__Records__:
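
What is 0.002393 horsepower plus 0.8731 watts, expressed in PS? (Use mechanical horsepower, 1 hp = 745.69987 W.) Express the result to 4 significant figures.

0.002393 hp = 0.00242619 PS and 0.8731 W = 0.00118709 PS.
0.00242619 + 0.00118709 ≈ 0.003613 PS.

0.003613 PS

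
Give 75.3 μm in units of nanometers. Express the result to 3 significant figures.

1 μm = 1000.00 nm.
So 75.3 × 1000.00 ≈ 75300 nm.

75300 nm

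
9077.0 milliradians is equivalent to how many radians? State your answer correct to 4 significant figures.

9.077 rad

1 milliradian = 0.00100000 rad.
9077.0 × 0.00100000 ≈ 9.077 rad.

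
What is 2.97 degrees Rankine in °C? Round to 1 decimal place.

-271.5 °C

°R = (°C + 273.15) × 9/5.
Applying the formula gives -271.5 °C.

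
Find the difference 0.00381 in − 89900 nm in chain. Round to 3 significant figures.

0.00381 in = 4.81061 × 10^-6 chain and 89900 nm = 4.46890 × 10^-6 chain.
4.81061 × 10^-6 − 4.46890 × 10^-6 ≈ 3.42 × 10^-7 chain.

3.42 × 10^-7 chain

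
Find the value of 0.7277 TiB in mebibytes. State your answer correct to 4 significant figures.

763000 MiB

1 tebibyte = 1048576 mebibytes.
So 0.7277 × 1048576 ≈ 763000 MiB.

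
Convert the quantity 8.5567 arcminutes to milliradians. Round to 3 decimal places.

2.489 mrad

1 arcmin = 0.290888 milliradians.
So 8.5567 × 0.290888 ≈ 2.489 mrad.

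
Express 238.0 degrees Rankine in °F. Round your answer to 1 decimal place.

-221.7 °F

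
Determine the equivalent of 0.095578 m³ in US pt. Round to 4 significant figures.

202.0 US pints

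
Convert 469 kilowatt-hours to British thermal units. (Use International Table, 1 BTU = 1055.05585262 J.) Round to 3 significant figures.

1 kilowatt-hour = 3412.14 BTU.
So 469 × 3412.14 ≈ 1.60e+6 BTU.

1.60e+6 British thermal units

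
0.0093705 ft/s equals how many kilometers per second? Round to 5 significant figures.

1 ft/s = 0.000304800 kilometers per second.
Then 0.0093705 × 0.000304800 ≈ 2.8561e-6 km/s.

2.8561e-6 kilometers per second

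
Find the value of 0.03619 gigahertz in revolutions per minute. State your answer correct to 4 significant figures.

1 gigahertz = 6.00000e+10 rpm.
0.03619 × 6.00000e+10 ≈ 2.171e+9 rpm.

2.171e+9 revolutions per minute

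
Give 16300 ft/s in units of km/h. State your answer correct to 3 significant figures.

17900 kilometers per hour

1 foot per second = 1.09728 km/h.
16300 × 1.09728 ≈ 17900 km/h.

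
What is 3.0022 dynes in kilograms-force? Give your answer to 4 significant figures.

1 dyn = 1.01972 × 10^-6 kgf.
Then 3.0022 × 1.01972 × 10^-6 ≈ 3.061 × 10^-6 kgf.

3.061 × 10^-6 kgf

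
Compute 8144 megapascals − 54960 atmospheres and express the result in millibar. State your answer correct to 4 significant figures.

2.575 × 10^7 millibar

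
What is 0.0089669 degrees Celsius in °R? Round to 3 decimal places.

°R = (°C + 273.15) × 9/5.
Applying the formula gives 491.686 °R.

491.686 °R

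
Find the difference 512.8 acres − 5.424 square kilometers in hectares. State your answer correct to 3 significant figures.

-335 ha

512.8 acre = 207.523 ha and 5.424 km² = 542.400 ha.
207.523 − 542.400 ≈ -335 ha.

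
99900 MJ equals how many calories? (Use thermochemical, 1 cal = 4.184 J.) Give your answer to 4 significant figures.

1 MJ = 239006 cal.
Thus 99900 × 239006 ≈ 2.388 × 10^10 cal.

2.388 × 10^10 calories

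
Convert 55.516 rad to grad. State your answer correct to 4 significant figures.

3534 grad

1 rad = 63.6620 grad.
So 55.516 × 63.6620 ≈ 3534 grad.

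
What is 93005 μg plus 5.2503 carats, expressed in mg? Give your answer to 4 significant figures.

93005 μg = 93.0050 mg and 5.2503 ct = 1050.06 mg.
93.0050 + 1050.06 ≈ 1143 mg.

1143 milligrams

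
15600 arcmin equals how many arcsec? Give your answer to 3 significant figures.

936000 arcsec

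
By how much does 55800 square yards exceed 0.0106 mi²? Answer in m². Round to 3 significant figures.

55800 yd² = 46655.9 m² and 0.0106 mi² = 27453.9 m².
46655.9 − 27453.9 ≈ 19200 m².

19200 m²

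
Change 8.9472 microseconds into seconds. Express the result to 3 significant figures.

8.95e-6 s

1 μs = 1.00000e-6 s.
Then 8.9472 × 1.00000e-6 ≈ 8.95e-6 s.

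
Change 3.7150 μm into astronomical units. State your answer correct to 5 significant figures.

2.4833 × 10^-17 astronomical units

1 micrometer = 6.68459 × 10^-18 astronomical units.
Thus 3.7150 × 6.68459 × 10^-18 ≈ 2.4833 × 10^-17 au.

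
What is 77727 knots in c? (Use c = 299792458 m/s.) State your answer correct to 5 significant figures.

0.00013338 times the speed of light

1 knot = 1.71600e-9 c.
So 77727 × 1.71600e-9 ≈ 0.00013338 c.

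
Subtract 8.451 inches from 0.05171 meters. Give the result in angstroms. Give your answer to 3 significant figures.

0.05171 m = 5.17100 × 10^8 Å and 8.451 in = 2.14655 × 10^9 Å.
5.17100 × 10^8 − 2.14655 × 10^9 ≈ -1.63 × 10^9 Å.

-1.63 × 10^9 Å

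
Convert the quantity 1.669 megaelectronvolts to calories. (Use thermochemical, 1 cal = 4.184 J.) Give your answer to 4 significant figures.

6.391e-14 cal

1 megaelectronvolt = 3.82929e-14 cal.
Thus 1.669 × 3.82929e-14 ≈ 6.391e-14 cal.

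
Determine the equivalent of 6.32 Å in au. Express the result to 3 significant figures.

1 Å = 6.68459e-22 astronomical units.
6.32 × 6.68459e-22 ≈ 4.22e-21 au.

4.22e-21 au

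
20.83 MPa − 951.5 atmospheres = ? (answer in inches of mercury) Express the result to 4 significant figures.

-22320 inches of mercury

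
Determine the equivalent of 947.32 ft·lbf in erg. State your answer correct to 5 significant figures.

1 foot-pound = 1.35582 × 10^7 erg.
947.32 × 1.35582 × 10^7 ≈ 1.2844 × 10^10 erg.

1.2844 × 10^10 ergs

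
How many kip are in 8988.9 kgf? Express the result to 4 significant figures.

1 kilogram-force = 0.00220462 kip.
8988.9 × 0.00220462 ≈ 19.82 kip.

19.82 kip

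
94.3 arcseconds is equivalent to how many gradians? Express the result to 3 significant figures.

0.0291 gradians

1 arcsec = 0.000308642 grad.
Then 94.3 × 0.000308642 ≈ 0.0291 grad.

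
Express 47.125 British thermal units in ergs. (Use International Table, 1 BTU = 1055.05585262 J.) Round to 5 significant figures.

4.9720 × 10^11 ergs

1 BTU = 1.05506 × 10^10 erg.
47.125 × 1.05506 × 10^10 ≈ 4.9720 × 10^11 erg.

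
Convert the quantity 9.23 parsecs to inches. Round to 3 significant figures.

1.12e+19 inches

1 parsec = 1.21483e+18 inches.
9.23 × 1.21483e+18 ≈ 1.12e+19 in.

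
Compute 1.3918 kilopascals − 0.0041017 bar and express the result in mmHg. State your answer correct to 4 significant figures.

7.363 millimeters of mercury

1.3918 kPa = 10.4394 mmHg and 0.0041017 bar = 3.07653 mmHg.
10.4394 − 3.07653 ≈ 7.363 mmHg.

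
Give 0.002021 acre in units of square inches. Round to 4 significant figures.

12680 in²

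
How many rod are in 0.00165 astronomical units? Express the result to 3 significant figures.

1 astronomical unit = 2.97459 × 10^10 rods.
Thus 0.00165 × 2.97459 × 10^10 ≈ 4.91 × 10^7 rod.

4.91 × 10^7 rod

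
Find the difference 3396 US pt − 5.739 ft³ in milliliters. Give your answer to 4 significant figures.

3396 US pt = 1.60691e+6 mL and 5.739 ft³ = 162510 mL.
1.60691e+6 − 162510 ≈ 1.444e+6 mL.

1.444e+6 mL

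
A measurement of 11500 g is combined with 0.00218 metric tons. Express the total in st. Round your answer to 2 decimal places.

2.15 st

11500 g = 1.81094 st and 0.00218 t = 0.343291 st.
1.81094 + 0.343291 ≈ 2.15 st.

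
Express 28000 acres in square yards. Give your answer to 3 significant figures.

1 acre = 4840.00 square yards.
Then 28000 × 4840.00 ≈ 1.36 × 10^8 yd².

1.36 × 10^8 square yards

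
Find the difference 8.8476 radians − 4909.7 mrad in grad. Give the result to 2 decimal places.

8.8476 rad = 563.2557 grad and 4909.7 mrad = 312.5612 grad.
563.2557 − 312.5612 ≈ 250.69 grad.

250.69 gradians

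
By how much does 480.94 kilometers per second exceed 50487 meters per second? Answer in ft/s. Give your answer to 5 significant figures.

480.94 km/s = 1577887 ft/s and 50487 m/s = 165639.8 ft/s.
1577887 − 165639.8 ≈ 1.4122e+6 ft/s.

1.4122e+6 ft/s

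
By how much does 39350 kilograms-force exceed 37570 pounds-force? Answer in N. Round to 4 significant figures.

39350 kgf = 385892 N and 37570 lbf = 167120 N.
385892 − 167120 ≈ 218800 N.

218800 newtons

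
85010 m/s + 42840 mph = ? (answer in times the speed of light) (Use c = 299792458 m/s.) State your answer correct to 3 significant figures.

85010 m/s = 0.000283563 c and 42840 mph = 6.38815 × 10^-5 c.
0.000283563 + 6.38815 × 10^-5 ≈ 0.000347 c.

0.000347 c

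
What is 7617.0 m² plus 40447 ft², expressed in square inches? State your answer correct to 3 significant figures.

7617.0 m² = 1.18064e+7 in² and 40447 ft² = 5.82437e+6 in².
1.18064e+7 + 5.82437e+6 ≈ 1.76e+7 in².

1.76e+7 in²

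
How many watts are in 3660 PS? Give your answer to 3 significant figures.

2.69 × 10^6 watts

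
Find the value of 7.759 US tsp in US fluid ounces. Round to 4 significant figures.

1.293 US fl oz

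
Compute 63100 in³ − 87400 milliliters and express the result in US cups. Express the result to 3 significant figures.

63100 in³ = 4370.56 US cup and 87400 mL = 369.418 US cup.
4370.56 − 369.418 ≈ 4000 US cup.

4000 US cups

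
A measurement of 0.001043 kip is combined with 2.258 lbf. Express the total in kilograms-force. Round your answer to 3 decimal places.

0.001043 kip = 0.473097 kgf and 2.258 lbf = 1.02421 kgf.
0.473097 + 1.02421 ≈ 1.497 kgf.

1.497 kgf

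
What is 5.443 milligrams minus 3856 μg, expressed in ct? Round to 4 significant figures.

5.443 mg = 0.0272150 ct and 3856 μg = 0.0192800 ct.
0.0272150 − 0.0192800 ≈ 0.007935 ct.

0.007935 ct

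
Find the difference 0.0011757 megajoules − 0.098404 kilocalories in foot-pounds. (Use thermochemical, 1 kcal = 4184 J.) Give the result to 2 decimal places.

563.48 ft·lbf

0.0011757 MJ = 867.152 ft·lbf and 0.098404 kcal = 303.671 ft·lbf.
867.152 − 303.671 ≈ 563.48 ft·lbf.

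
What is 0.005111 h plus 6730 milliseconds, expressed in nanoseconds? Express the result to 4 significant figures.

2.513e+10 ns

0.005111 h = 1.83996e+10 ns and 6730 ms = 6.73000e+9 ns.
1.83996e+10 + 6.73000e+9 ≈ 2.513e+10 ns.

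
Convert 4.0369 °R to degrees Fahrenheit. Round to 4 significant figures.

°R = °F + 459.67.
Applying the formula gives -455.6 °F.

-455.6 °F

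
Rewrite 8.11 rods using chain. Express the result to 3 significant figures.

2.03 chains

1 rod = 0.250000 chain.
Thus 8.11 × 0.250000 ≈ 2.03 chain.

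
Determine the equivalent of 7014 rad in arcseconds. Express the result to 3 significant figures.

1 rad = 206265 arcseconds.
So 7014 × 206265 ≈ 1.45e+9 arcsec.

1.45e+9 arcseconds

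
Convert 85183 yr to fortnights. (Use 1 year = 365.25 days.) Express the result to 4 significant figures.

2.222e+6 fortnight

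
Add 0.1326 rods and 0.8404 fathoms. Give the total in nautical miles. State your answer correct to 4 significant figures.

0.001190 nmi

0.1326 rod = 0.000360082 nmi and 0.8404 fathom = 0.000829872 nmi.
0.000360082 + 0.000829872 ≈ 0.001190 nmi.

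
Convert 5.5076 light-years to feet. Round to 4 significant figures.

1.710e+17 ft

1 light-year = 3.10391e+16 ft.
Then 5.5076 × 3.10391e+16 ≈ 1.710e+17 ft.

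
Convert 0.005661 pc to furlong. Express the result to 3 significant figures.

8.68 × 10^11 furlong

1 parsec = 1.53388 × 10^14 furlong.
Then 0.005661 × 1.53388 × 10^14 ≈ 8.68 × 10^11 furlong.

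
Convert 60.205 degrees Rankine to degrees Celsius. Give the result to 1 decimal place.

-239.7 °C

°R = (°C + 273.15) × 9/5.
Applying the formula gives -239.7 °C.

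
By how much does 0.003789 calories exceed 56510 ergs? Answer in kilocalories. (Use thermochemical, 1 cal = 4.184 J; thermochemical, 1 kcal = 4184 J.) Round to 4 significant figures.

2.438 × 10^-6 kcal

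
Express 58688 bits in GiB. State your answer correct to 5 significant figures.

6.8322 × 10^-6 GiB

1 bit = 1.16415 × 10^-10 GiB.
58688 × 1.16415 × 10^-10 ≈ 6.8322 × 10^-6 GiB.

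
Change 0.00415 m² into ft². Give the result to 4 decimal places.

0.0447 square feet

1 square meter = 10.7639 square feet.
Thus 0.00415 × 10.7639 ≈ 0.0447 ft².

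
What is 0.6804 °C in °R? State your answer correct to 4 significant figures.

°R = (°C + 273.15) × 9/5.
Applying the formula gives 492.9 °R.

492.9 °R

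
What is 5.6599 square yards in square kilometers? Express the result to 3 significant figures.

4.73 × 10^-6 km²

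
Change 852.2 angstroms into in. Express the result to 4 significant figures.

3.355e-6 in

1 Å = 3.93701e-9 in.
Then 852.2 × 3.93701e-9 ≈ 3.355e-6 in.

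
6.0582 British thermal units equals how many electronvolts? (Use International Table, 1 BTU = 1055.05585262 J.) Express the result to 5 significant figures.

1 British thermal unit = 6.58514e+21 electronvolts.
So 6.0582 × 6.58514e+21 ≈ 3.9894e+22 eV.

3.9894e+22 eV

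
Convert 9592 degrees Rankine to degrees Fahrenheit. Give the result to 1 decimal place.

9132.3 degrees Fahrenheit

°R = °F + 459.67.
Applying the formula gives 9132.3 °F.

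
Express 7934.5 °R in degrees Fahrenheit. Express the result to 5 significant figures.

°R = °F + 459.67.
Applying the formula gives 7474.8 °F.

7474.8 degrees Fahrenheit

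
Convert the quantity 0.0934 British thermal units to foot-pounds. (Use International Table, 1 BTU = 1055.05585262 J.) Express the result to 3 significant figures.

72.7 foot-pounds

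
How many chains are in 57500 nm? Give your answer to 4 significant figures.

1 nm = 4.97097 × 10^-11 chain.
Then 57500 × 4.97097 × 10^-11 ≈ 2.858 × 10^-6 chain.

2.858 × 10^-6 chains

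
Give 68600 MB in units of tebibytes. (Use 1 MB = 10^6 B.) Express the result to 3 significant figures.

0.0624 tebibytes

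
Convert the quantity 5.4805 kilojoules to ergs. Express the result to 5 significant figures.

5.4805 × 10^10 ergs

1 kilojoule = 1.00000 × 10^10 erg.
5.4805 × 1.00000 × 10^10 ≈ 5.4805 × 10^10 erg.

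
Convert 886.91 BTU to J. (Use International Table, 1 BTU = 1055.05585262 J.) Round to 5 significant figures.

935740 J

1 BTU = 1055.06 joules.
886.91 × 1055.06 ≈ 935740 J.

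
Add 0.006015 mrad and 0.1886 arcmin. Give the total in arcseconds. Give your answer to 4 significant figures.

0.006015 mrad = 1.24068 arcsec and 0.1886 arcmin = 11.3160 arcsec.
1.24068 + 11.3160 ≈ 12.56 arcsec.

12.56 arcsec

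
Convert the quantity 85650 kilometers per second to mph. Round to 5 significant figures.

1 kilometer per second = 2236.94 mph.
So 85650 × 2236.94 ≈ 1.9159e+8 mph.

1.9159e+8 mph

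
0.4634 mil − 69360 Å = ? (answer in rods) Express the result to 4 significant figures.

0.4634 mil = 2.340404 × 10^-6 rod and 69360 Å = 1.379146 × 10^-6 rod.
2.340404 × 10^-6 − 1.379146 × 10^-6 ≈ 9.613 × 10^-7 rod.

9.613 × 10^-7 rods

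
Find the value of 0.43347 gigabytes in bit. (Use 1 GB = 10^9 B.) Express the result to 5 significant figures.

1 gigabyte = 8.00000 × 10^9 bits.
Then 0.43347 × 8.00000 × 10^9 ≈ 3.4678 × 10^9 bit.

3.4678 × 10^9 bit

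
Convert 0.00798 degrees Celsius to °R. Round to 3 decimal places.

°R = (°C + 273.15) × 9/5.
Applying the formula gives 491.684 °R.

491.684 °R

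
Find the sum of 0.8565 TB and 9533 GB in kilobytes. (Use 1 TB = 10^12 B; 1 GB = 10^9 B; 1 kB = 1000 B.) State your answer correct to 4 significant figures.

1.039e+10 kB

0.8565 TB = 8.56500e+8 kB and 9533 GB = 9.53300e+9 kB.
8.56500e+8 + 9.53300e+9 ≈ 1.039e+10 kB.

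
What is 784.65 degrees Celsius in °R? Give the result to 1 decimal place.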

__Exercise prompt__:
From the line containing "Convert 0.00798 degrees" down to the last line, reproduce the records exactly. Include both ends.

__Answer box__:
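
Convert 0.00798 degrees Celsius to °R. Round to 3 decimal places.

°R = (°C + 273.15) × 9/5.
Applying the formula gives 491.684 °R.

491.684 °R

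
Find the sum of 0.8565 TB and 9533 GB in kilobytes. (Use 1 TB = 10^12 B; 1 GB = 10^9 B; 1 kB = 1000 B.) State your answer correct to 4 significant figures.

1.039e+10 kB

0.8565 TB = 8.56500e+8 kB and 9533 GB = 9.53300e+9 kB.
8.56500e+8 + 9.53300e+9 ≈ 1.039e+10 kB.

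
What is 784.65 degrees Celsius in °R? Give the result to 1 decimal place.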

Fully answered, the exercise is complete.